(Records contained in a dataset)
○ ○ ○
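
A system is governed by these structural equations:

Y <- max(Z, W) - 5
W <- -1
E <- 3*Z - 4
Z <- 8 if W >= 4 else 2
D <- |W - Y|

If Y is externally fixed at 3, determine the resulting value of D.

4

The intervention breaks the incoming arrows to Y: Y <- max(Z, W) - 5 no longer applies, and Y = 3.
D = |W - Y|  [with W=-1, Y=3]  = 4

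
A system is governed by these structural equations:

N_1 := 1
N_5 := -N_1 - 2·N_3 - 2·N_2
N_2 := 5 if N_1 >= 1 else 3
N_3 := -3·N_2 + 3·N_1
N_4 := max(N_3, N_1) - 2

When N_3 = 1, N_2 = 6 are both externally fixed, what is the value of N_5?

-15

Setting N_3 = 1, N_2 = 6 by intervention discards those variables' equations.
N_5 = -N_1 - 2·N_3 - 2·N_2  [with N_1=1, N_3=1, N_2=6]  = -15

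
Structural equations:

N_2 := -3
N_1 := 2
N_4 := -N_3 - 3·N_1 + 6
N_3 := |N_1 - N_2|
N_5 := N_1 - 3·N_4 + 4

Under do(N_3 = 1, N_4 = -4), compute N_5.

Setting N_3 = 1, N_4 = -4 by intervention discards those variables' equations.
N_5 = N_1 - 3·N_4 + 4  [with N_1=2, N_4=-4]  = 18

18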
○ ○ ○
### TASK DETAILS
An identical copy of the entries above is the expected result.

### TASK SOLUTION
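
A system is governed by these structural equations:

Y <- max(Z, W) - 5
W <- -1
E <- 3*Z - 4
Z <- 8 if W >= 4 else 2
D <- |W - Y|

If Y is externally fixed at 3, determine the resulting value of D.

4

The intervention breaks the incoming arrows to Y: Y <- max(Z, W) - 5 no longer applies, and Y = 3.
D = |W - Y|  [with W=-1, Y=3]  = 4

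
A system is governed by these structural equations:

N_1 := 1
N_5 := -N_1 - 2·N_3 - 2·N_2
N_2 := 5 if N_1 >= 1 else 3
N_3 := -3·N_2 + 3·N_1
N_4 := max(N_3, N_1) - 2

When N_3 = 1, N_2 = 6 are both externally fixed, what is the value of N_5?

-15

Setting N_3 = 1, N_2 = 6 by intervention discards those variables' equations.
N_5 = -N_1 - 2·N_3 - 2·N_2  [with N_1=1, N_3=1, N_2=6]  = -15

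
Structural equations:

N_2 := -3
N_1 := 2
N_4 := -N_3 - 3·N_1 + 6
N_3 := |N_1 - N_2|
N_5 := N_1 - 3·N_4 + 4

Under do(N_3 = 1, N_4 = -4), compute N_5.

Setting N_3 = 1, N_4 = -4 by intervention discards those variables' equations.
N_5 = N_1 - 3·N_4 + 4  [with N_1=2, N_4=-4]  = 18

18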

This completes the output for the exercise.